Required work
Scan the lines below for the word "hexagon". Copy each line you find it in.

Records from a dataset:

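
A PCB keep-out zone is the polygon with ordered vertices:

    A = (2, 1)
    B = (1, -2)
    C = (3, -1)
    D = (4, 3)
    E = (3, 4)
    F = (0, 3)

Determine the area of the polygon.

Σ = (-5) + (5) + (13) + (7) + (9) + (-6) = 23
Area = |Σ|/2 = 11.5.

11.5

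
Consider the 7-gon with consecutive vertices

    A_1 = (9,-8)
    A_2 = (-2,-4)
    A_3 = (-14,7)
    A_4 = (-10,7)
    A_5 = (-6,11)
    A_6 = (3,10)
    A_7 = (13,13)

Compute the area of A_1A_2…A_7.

Cross-terms: -52, -70, -28, -68, -93, -91, -221  ⇒  Σ = -623
Area = |Σ|/2 = 311.5.

311.5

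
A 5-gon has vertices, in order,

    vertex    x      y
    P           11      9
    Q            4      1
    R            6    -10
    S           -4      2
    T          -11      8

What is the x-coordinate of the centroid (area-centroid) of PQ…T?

247/296

Apply the shoelace formula. First the cross-terms c_i = x_i·y_{i+1} − x_{i+1}·y_i:
  -25, -46, -28, -10, -187  ⇒  2A = -296, A = -148.
Then Σ (x_i + x_{i+1})·c_i = -741, so x̄ = -741 / (6·(-148)) = 247/296.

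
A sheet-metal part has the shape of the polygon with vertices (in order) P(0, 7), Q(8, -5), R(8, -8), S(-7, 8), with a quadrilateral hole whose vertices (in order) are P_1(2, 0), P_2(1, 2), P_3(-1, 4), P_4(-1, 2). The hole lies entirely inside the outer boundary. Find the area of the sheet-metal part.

56.5

Outer boundary:
Σ = (-56) + (-24) + (8) + (-49) = -121
Area = |Σ|/2 = 60.5.
Hole:
Apply the shoelace formula: 2A = Σ (x_i·y_{i+1} − x_{i+1}·y_i), indices taken mod 4.
P_1→P_2: (2)(2) − (1)(0) = 4
P_2→P_3: (1)(4) − (-1)(2) = 6
P_3→P_4: (-1)(2) − (-1)(4) = 2
P_4→P_1: (-1)(0) − (2)(2) = -4
Σ = 8
Area = |Σ|/2 = 4.
Net area = 60.5 − 4 = 56.5.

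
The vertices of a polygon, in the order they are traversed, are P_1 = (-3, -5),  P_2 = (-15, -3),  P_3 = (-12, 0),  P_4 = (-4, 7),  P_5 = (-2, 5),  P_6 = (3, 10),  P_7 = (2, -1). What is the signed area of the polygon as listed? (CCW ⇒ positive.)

Apply the shoelace (surveyor's) formula: 2A = Σ (x_i·y_{i+1} − x_{i+1}·y_i), indices taken mod 7.
Σ = (-66) + (-36) + (-84) + (-6) + (-35) + (-23) + (-13) = -263
Signed area = Σ/2 = -131.5 (negative ⇒ clockwise traversal).

-131.5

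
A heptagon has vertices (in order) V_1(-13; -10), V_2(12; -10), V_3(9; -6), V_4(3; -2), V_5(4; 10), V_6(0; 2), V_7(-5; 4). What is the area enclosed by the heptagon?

Σ = (250) + (18) + (0) + (38) + (8) + (10) + (102) = 426
Area = |Σ|/2 = 213.

213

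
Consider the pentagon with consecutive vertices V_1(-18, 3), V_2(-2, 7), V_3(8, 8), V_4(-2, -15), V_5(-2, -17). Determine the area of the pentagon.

Apply the shoelace formula: 2A = Σ (x_i·y_{i+1} − x_{i+1}·y_i), indices taken mod 5.
Σ = (-120) + (-72) + (-104) + (4) + (-312) = -604
Area = |Σ|/2 = 302.

302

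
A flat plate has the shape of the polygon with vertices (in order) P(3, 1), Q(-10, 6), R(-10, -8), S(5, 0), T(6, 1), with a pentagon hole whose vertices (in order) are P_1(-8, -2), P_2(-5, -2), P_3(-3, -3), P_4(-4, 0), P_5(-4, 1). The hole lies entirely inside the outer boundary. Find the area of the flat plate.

Outer boundary:
Σ = (28) + (140) + (40) + (5) + (3) = 216
Area = |Σ|/2 = 108.
Hole:
Apply Gauss's area formula: 2A = Σ (x_i·y_{i+1} − x_{i+1}·y_i), indices taken mod 5.
Σ = (6) + (9) + (-12) + (-4) + (16) = 15
Area = |Σ|/2 = 7.5.
Net area = 108 − 7.5 = 100.5.

100.5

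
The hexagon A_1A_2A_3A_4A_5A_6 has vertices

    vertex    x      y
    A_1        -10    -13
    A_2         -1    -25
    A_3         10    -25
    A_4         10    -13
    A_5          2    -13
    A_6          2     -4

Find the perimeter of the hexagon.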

Output
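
The hexagon A_1A_2A_3A_4A_5A_6 has vertices
Find the perimeter of the hexagon.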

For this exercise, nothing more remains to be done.